The required output is the line containing "Answer: 2401" and every line after it, transcribed exactly through the end of the data below.
━━━━━ PROVIDED MATERIAL
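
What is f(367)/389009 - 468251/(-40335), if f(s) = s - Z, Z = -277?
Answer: 182179828999/15690678015 ≈ 11.611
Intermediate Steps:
f(s) = 277 + s (f(s) = s - 1*(-277) = s + 277 = 277 + s)
f(367)/389009 - 468251/(-40335) = (277 + 367)/389009 - 468251/(-40335) = 644*(1/389009) - 468251*(-1/40335) = 644/389009 + 468251/40335 = 182179828999/15690678015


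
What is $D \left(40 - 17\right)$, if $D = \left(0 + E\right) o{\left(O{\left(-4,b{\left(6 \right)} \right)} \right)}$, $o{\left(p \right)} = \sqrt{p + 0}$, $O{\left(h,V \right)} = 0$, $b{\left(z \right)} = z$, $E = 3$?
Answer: $0$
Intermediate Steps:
$o{\left(p \right)} = \sqrt{p}$
$D = 0$ ($D = \left(0 + 3\right) \sqrt{0} = 3 \cdot 0 = 0$)
$D \left(40 - 17\right) = 0 \left(40 - 17\right) = 0 \cdot 23 = 0$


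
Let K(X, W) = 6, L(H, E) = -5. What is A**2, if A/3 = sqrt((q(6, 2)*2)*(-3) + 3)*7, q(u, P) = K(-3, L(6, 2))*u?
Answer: -93933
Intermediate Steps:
q(u, P) = 6*u
A = 21*I*sqrt(213) (A = 3*(sqrt(((6*6)*2)*(-3) + 3)*7) = 3*(sqrt((36*2)*(-3) + 3)*7) = 3*(sqrt(72*(-3) + 3)*7) = 3*(sqrt(-216 + 3)*7) = 3*(sqrt(-213)*7) = 3*((I*sqrt(213))*7) = 3*(7*I*sqrt(213)) = 21*I*sqrt(213) ≈ 306.48*I)
A**2 = (21*I*sqrt(213))**2 = -93933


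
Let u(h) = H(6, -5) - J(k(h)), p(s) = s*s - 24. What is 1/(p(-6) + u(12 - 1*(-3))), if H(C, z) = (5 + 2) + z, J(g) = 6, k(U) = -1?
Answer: ⅛ ≈ 0.12500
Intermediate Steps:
H(C, z) = 7 + z
p(s) = -24 + s² (p(s) = s² - 24 = -24 + s²)
u(h) = -4 (u(h) = (7 - 5) - 1*6 = 2 - 6 = -4)
1/(p(-6) + u(12 - 1*(-3))) = 1/((-24 + (-6)²) - 4) = 1/((-24 + 36) - 4) = 1/(12 - 4) = 1/8 = ⅛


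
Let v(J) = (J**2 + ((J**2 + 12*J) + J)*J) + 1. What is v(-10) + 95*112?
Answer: 11041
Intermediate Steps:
v(J) = 1 + J**2 + J*(J**2 + 13*J) (v(J) = (J**2 + (J**2 + 13*J)*J) + 1 = (J**2 + J*(J**2 + 13*J)) + 1 = 1 + J**2 + J*(J**2 + 13*J))
v(-10) + 95*112 = (1 + (-10)**3 + 14*(-10)**2) + 95*112 = (1 - 1000 + 14*100) + 10640 = (1 - 1000 + 1400) + 10640 = 401 + 10640 = 11041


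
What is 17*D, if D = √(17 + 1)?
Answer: 51*√2 ≈ 72.125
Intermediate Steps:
D = 3*√2 (D = √18 = 3*√2 ≈ 4.2426)
17*D = 17*(3*√2) = 51*√2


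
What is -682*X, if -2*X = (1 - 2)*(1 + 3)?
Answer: -1364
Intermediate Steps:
X = 2 (X = -(1 - 2)*(1 + 3)/2 = -(-1)*4/2 = -½*(-4) = 2)
-682*X = -682*2 = -1364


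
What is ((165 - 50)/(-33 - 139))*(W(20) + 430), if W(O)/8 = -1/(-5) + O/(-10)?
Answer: -23897/86 ≈ -277.87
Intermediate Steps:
W(O) = 8/5 - 4*O/5 (W(O) = 8*(-1/(-5) + O/(-10)) = 8*(-1*(-⅕) + O*(-⅒)) = 8*(⅕ - O/10) = 8/5 - 4*O/5)
((165 - 50)/(-33 - 139))*(W(20) + 430) = ((165 - 50)/(-33 - 139))*((8/5 - ⅘*20) + 430) = (115/(-172))*((8/5 - 16) + 430) = (115*(-1/172))*(-72/5 + 430) = -115/172*2078/5 = -23897/86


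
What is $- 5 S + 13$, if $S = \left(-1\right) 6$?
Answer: $43$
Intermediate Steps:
$S = -6$
$- 5 S + 13 = \left(-5\right) \left(-6\right) + 13 = 30 + 13 = 43$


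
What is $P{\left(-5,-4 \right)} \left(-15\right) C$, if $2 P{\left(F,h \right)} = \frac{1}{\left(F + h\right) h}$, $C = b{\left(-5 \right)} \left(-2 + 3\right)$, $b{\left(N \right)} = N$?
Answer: $\frac{25}{24} \approx 1.0417$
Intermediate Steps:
$C = -5$ ($C = - 5 \left(-2 + 3\right) = \left(-5\right) 1 = -5$)
$P{\left(F,h \right)} = \frac{1}{2 h \left(F + h\right)}$ ($P{\left(F,h \right)} = \frac{1}{2 \left(F + h\right) h} = \frac{1}{2 h \left(F + h\right)}$)
$P{\left(-5,-4 \right)} \left(-15\right) C = \frac{1}{2 \left(-4\right) \left(-5 - 4\right)} \left(-15\right) \left(-5\right) = \frac{1}{2} \left(- \frac{1}{4}\right) \frac{1}{-9} \left(-15\right) \left(-5\right) = \frac{1}{2} \left(- \frac{1}{4}\right) \left(- \frac{1}{9}\right) \left(-15\right) \left(-5\right) = \frac{1}{72} \left(-15\right) \left(-5\right) = \left(- \frac{5}{24}\right) \left(-5\right) = \frac{25}{24}$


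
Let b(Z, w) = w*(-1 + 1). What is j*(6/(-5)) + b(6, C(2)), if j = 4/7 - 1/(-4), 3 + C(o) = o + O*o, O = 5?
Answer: -69/70 ≈ -0.98571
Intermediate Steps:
C(o) = -3 + 6*o (C(o) = -3 + (o + 5*o) = -3 + 6*o)
b(Z, w) = 0 (b(Z, w) = w*0 = 0)
j = 23/28 (j = 4*(⅐) - 1*(-¼) = 4/7 + ¼ = 23/28 ≈ 0.82143)
j*(6/(-5)) + b(6, C(2)) = 23*(6/(-5))/28 + 0 = 23*(6*(-⅕))/28 + 0 = (23/28)*(-6/5) + 0 = -69/70 + 0 = -69/70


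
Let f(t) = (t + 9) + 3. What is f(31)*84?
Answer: 3612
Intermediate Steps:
f(t) = 12 + t (f(t) = (9 + t) + 3 = 12 + t)
f(31)*84 = (12 + 31)*84 = 43*84 = 3612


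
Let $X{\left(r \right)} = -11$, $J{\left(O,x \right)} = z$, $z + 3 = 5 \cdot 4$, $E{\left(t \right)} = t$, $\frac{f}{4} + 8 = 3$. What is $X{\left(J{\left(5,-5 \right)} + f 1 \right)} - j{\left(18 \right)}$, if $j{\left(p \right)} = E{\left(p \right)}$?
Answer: $-29$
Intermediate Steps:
$f = -20$ ($f = -32 + 4 \cdot 3 = -32 + 12 = -20$)
$j{\left(p \right)} = p$
$z = 17$ ($z = -3 + 5 \cdot 4 = -3 + 20 = 17$)
$J{\left(O,x \right)} = 17$
$X{\left(J{\left(5,-5 \right)} + f 1 \right)} - j{\left(18 \right)} = -11 - 18 = -29$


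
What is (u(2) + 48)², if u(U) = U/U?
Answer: 2401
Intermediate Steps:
u(U) = 1
(u(2) + 48)² = (1 + 48)² = 49² = 2401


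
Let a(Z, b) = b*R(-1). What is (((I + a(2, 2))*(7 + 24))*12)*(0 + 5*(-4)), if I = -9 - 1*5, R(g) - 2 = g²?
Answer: 59520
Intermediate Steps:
R(g) = 2 + g²
a(Z, b) = 3*b (a(Z, b) = b*(2 + (-1)²) = b*(2 + 1) = b*3 = 3*b)
I = -14 (I = -9 - 5 = -14)
(((I + a(2, 2))*(7 + 24))*12)*(0 + 5*(-4)) = (((-14 + 3*2)*(7 + 24))*12)*(0 + 5*(-4)) = (((-14 + 6)*31)*12)*(0 - 20) = (-8*31*12)*(-20) = -248*12*(-20) = -2976*(-20) = 59520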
━━━━━━━━━━
▶ THE COMPLETED TASK:
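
Answer: 2401
Intermediate Steps:
u(U) = 1
(u(2) + 48)² = (1 + 48)² = 49² = 2401


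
Let a(Z, b) = b*R(-1). What is (((I + a(2, 2))*(7 + 24))*12)*(0 + 5*(-4)), if I = -9 - 1*5, R(g) - 2 = g²?
Answer: 59520
Intermediate Steps:
R(g) = 2 + g²
a(Z, b) = 3*b (a(Z, b) = b*(2 + (-1)²) = b*(2 + 1) = b*3 = 3*b)
I = -14 (I = -9 - 5 = -14)
(((I + a(2, 2))*(7 + 24))*12)*(0 + 5*(-4)) = (((-14 + 3*2)*(7 + 24))*12)*(0 + 5*(-4)) = (((-14 + 6)*31)*12)*(0 - 20) = (-8*31*12)*(-20) = -248*12*(-20) = -2976*(-20) = 59520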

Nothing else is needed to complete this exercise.